*** RECORDS TO PROCESS ***

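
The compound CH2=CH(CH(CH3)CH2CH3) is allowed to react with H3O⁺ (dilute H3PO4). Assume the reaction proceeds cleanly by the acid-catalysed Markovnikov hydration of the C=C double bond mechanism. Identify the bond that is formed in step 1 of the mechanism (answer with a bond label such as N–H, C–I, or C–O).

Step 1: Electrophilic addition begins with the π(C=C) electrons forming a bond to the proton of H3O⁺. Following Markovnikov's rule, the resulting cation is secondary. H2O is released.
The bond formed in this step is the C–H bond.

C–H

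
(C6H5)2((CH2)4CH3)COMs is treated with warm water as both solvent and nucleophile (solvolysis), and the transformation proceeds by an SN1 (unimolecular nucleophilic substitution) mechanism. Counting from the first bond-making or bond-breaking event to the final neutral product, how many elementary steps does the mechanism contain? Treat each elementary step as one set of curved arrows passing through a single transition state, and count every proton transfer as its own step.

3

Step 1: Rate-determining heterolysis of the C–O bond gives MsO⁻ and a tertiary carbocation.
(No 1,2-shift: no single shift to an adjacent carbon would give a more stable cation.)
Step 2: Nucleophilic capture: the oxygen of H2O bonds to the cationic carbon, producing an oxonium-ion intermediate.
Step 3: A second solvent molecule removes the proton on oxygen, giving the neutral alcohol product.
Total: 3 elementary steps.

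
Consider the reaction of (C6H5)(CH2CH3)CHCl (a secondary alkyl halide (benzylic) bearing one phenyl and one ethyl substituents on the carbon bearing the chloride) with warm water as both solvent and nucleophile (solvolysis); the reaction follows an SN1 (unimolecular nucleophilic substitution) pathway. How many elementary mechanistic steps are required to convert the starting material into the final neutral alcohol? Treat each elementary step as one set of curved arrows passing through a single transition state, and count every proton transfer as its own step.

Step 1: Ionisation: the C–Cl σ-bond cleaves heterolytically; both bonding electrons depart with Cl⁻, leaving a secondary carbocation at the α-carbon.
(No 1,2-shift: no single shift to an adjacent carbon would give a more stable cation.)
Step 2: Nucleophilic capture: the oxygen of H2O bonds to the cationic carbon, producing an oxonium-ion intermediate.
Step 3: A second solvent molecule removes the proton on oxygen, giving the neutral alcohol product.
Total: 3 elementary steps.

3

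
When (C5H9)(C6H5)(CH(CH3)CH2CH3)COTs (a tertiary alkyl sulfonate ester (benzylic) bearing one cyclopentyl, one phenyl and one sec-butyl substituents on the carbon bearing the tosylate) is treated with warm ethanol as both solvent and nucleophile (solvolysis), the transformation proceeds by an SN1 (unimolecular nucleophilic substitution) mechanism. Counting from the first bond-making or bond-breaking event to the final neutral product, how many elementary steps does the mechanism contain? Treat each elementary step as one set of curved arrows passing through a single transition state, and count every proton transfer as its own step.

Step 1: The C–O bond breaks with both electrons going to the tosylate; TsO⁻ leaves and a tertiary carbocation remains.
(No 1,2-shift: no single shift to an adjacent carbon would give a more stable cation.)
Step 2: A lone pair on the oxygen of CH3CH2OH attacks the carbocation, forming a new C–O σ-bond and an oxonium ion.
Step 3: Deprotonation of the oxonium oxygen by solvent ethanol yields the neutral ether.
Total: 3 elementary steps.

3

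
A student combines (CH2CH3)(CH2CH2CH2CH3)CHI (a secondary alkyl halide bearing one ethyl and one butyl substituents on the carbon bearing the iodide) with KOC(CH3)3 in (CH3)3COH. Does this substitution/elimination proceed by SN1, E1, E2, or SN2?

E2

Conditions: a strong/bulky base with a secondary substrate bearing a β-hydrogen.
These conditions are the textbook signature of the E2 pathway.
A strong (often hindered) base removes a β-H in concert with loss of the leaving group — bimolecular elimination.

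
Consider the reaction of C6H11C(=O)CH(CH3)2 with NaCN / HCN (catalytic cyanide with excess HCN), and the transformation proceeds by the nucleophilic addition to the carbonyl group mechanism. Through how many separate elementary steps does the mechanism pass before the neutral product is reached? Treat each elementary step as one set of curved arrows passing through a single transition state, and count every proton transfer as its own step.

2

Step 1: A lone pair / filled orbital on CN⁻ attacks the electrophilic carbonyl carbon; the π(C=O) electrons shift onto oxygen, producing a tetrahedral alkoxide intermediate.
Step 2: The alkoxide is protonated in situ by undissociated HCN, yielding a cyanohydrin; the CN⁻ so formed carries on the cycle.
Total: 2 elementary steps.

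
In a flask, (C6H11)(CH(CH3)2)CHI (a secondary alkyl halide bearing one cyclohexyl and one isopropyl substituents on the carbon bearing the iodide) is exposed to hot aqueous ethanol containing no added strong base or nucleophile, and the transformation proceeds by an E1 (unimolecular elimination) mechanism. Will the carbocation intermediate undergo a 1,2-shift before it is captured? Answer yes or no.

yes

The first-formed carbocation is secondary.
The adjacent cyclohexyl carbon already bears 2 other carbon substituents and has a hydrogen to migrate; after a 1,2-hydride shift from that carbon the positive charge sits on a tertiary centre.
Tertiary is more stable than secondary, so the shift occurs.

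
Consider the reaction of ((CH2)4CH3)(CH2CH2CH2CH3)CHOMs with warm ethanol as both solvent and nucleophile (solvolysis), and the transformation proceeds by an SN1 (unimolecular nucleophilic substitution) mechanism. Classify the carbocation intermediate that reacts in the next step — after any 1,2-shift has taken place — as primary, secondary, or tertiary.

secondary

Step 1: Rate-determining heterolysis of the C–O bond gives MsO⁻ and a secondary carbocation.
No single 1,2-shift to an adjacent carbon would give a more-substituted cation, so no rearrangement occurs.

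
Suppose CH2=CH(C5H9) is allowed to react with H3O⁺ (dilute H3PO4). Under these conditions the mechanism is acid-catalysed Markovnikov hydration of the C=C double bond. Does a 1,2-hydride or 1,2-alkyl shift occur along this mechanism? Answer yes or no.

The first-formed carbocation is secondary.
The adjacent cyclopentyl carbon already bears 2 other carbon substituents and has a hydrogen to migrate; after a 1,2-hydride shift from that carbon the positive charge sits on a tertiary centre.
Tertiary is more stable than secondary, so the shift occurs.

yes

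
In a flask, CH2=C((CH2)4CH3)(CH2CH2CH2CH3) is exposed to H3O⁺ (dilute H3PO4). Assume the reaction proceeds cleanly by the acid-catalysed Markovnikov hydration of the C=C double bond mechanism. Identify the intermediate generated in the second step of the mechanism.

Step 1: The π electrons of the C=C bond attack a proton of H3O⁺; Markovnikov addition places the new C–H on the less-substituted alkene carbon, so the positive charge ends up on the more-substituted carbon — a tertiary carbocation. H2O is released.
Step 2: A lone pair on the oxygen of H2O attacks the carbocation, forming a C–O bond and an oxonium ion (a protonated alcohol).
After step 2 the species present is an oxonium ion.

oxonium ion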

***

Please restate every record shown above, word for word.

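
The compound CH2=CH(CH(CH3)CH2CH3) is allowed to react with H3O⁺ (dilute H3PO4). Assume the reaction proceeds cleanly by the acid-catalysed Markovnikov hydration of the C=C double bond mechanism. Identify the bond that is formed in step 1 of the mechanism (answer with a bond label such as N–H, C–I, or C–O).

Step 1: Electrophilic addition begins with the π(C=C) electrons forming a bond to the proton of H3O⁺. Following Markovnikov's rule, the resulting cation is secondary. H2O is released.
The bond formed in this step is the C–H bond.

C–H

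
(C6H5)2((CH2)4CH3)COMs is treated with warm water as both solvent and nucleophile (solvolysis), and the transformation proceeds by an SN1 (unimolecular nucleophilic substitution) mechanism. Counting from the first bond-making or bond-breaking event to the final neutral product, how many elementary steps does the mechanism contain? Treat each elementary step as one set of curved arrows passing through a single transition state, and count every proton transfer as its own step.

3

Step 1: Rate-determining heterolysis of the C–O bond gives MsO⁻ and a tertiary carbocation.
(No 1,2-shift: no single shift to an adjacent carbon would give a more stable cation.)
Step 2: Nucleophilic capture: the oxygen of H2O bonds to the cationic carbon, producing an oxonium-ion intermediate.
Step 3: A second solvent molecule removes the proton on oxygen, giving the neutral alcohol product.
Total: 3 elementary steps.

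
Consider the reaction of (C6H5)(CH2CH3)CHCl (a secondary alkyl halide (benzylic) bearing one phenyl and one ethyl substituents on the carbon bearing the chloride) with warm water as both solvent and nucleophile (solvolysis); the reaction follows an SN1 (unimolecular nucleophilic substitution) pathway. How many elementary mechanistic steps are required to convert the starting material into the final neutral alcohol? Treat each elementary step as one set of curved arrows passing through a single transition state, and count every proton transfer as its own step.

Step 1: Ionisation: the C–Cl σ-bond cleaves heterolytically; both bonding electrons depart with Cl⁻, leaving a secondary carbocation at the α-carbon.
(No 1,2-shift: no single shift to an adjacent carbon would give a more stable cation.)
Step 2: Nucleophilic capture: the oxygen of H2O bonds to the cationic carbon, producing an oxonium-ion intermediate.
Step 3: A second solvent molecule removes the proton on oxygen, giving the neutral alcohol product.
Total: 3 elementary steps.

3

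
When (C5H9)(C6H5)(CH(CH3)CH2CH3)COTs (a tertiary alkyl sulfonate ester (benzylic) bearing one cyclopentyl, one phenyl and one sec-butyl substituents on the carbon bearing the tosylate) is treated with warm ethanol as both solvent and nucleophile (solvolysis), the transformation proceeds by an SN1 (unimolecular nucleophilic substitution) mechanism. Counting from the first bond-making or bond-breaking event to the final neutral product, how many elementary steps does the mechanism contain? Treat each elementary step as one set of curved arrows passing through a single transition state, and count every proton transfer as its own step.

Step 1: The C–O bond breaks with both electrons going to the tosylate; TsO⁻ leaves and a tertiary carbocation remains.
(No 1,2-shift: no single shift to an adjacent carbon would give a more stable cation.)
Step 2: A lone pair on the oxygen of CH3CH2OH attacks the carbocation, forming a new C–O σ-bond and an oxonium ion.
Step 3: Deprotonation of the oxonium oxygen by solvent ethanol yields the neutral ether.
Total: 3 elementary steps.

3

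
A student combines (CH2CH3)(CH2CH2CH2CH3)CHI (a secondary alkyl halide bearing one ethyl and one butyl substituents on the carbon bearing the iodide) with KOC(CH3)3 in (CH3)3COH. Does this substitution/elimination proceed by SN1, E1, E2, or SN2?

E2

Conditions: a strong/bulky base with a secondary substrate bearing a β-hydrogen.
These conditions are the textbook signature of the E2 pathway.
A strong (often hindered) base removes a β-H in concert with loss of the leaving group — bimolecular elimination.

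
Consider the reaction of C6H11C(=O)CH(CH3)2 with NaCN / HCN (catalytic cyanide with excess HCN), and the transformation proceeds by the nucleophilic addition to the carbonyl group mechanism. Through how many separate elementary steps does the mechanism pass before the neutral product is reached? Treat each elementary step as one set of curved arrows passing through a single transition state, and count every proton transfer as its own step.

2

Step 1: A lone pair / filled orbital on CN⁻ attacks the electrophilic carbonyl carbon; the π(C=O) electrons shift onto oxygen, producing a tetrahedral alkoxide intermediate.
Step 2: The alkoxide is protonated in situ by undissociated HCN, yielding a cyanohydrin; the CN⁻ so formed carries on the cycle.
Total: 2 elementary steps.

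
In a flask, (C6H11)(CH(CH3)2)CHI (a secondary alkyl halide bearing one cyclohexyl and one isopropyl substituents on the carbon bearing the iodide) is exposed to hot aqueous ethanol containing no added strong base or nucleophile, and the transformation proceeds by an E1 (unimolecular elimination) mechanism. Will the carbocation intermediate undergo a 1,2-shift before it is captured? Answer yes or no.

yes

The first-formed carbocation is secondary.
The adjacent cyclohexyl carbon already bears 2 other carbon substituents and has a hydrogen to migrate; after a 1,2-hydride shift from that carbon the positive charge sits on a tertiary centre.
Tertiary is more stable than secondary, so the shift occurs.

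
Consider the reaction of ((CH2)4CH3)(CH2CH2CH2CH3)CHOMs with warm ethanol as both solvent and nucleophile (solvolysis), and the transformation proceeds by an SN1 (unimolecular nucleophilic substitution) mechanism. Classify the carbocation intermediate that reacts in the next step — after any 1,2-shift has taken place — as primary, secondary, or tertiary.

secondary

Step 1: Rate-determining heterolysis of the C–O bond gives MsO⁻ and a secondary carbocation.
No single 1,2-shift to an adjacent carbon would give a more-substituted cation, so no rearrangement occurs.

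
Suppose CH2=CH(C5H9) is allowed to react with H3O⁺ (dilute H3PO4). Under these conditions the mechanism is acid-catalysed Markovnikov hydration of the C=C double bond. Does a 1,2-hydride or 1,2-alkyl shift occur along this mechanism? Answer yes or no.

The first-formed carbocation is secondary.
The adjacent cyclopentyl carbon already bears 2 other carbon substituents and has a hydrogen to migrate; after a 1,2-hydride shift from that carbon the positive charge sits on a tertiary centre.
Tertiary is more stable than secondary, so the shift occurs.

yes

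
In a flask, CH2=C((CH2)4CH3)(CH2CH2CH2CH3) is exposed to H3O⁺ (dilute H3PO4). Assume the reaction proceeds cleanly by the acid-catalysed Markovnikov hydration of the C=C double bond mechanism. Identify the intermediate generated in the second step of the mechanism.

Step 1: The π electrons of the C=C bond attack a proton of H3O⁺; Markovnikov addition places the new C–H on the less-substituted alkene carbon, so the positive charge ends up on the more-substituted carbon — a tertiary carbocation. H2O is released.
Step 2: A lone pair on the oxygen of H2O attacks the carbocation, forming a C–O bond and an oxonium ion (a protonated alcohol).
After step 2 the species present is an oxonium ion.

oxonium ion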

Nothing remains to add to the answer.